WHAT YOU ARE ASKED TO DO:
What lines in this listing contain the string "Compose"? Report each one by copying it.

_ _ _ _

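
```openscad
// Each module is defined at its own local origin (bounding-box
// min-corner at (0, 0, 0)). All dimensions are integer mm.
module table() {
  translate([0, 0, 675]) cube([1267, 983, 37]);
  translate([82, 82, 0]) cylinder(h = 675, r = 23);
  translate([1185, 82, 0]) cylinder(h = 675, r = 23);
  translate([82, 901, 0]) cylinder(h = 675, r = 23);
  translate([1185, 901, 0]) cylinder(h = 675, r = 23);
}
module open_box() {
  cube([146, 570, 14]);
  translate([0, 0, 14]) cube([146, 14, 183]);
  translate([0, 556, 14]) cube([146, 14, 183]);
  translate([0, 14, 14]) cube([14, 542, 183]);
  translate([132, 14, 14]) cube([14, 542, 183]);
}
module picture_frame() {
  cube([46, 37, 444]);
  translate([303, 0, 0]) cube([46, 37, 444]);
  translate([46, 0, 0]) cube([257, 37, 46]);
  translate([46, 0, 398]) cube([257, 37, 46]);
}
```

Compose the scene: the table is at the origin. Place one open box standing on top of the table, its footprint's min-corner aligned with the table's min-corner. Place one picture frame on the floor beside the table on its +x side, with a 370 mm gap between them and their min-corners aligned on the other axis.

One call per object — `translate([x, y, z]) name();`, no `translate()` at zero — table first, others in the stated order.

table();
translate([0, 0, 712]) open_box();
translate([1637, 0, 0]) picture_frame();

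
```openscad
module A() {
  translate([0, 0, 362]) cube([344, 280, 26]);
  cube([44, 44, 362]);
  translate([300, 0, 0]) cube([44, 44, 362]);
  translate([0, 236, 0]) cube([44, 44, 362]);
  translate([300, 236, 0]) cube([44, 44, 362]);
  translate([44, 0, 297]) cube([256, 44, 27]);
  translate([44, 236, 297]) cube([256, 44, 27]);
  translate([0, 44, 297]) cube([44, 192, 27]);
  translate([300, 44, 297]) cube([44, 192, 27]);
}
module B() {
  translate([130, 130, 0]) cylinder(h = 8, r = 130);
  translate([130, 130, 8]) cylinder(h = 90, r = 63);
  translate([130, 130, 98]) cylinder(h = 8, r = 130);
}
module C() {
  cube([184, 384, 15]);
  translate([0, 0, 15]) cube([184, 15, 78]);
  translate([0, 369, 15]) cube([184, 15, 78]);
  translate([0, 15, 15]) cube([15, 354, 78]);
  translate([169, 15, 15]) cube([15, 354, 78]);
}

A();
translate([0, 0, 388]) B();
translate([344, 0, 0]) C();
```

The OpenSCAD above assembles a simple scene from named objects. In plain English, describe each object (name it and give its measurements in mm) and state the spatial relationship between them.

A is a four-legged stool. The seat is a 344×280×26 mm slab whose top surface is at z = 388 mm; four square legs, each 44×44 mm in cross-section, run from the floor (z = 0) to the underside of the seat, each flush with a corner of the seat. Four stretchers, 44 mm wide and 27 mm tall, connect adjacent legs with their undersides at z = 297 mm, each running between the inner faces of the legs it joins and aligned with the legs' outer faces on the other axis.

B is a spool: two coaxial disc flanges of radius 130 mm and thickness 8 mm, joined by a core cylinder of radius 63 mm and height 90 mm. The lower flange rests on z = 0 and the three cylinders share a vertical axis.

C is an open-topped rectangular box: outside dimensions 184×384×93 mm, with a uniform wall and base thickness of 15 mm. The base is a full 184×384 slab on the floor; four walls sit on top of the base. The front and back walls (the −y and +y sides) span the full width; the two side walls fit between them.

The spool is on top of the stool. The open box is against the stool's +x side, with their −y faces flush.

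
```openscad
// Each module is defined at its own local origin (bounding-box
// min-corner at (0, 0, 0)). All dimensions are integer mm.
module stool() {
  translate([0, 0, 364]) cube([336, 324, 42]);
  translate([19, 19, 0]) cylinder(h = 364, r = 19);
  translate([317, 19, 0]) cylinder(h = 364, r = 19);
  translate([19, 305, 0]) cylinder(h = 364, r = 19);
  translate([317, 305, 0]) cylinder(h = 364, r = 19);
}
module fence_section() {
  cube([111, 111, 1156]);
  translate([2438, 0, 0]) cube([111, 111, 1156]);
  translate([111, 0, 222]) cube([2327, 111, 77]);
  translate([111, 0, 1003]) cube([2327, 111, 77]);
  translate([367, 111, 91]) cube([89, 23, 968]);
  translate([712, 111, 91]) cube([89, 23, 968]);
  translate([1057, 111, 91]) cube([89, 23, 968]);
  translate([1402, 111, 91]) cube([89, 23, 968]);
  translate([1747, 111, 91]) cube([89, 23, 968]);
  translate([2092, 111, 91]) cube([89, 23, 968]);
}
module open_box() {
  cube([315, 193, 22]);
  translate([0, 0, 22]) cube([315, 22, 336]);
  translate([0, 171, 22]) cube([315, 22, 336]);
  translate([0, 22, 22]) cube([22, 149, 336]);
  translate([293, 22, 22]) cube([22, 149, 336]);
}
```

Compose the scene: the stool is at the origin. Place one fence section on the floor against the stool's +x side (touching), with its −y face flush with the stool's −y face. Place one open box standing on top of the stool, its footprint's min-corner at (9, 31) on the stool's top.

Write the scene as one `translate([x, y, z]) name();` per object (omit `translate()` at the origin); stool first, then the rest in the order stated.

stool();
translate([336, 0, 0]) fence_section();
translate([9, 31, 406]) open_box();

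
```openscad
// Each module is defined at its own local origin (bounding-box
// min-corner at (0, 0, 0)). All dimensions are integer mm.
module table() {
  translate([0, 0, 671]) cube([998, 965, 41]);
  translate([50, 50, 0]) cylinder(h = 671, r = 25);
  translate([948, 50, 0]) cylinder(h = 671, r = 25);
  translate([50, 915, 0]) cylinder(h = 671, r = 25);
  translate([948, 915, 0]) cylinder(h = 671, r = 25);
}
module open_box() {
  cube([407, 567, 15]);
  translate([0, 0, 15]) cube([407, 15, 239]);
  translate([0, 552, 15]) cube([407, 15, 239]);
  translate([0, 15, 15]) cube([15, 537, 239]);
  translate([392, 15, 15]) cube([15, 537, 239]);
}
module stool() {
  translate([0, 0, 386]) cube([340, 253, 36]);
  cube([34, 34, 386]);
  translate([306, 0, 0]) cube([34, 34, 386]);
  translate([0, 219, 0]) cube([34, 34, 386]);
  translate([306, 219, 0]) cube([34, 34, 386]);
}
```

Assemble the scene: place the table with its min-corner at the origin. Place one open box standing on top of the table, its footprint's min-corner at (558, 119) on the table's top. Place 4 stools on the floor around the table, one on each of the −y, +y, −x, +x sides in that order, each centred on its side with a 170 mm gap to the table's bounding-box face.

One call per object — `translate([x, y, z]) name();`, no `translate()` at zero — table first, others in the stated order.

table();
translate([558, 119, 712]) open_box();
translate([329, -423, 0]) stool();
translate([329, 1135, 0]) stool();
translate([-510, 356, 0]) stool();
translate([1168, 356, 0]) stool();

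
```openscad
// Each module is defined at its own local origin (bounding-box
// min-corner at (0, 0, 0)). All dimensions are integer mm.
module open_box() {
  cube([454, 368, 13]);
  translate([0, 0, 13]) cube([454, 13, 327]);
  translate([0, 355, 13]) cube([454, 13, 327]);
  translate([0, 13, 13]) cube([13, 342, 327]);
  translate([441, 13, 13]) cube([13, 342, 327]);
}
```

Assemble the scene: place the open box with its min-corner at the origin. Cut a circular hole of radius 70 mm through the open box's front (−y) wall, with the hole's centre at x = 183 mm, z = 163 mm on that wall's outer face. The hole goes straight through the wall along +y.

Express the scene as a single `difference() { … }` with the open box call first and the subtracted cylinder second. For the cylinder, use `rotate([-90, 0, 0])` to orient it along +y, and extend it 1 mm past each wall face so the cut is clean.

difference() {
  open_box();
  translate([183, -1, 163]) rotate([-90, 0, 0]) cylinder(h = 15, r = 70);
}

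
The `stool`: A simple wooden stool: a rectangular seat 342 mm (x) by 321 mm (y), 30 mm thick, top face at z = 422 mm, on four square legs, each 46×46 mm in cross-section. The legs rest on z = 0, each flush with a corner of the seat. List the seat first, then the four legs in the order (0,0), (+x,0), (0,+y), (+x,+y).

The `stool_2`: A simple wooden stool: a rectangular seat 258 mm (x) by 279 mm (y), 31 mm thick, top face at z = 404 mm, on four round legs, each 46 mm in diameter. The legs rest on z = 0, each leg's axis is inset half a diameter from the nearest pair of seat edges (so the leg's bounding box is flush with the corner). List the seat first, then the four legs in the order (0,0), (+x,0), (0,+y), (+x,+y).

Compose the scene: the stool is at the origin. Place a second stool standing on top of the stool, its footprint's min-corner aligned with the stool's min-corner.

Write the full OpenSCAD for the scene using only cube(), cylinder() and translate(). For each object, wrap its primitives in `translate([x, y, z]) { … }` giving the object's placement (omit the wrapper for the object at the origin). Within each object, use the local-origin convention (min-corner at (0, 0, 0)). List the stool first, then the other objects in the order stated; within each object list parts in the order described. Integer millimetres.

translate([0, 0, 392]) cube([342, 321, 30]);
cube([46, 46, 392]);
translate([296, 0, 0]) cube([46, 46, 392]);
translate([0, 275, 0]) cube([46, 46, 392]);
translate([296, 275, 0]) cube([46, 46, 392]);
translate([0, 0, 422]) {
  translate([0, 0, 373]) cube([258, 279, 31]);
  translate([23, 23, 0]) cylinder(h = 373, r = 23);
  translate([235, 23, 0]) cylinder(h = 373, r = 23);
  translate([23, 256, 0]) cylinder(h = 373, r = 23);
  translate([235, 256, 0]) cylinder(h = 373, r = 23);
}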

_ _ _ _

THE ANSWER:
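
Compose the scene: the table is at the origin. Place one open box standing on top of the table, its footprint's min-corner aligned with the table's min-corner. Place one picture frame on the floor beside the table on its +x side, with a 370 mm gap between them and their min-corners aligned on the other axis.
Compose the scene: the stool is at the origin. Place one fence section on the floor against the stool's +x side (touching), with its −y face flush with the stool's −y face. Place one open box standing on top of the stool, its footprint's min-corner at (9, 31) on the stool's top.
Compose the scene: the stool is at the origin. Place a second stool standing on top of the stool, its footprint's min-corner aligned with the stool's min-corner.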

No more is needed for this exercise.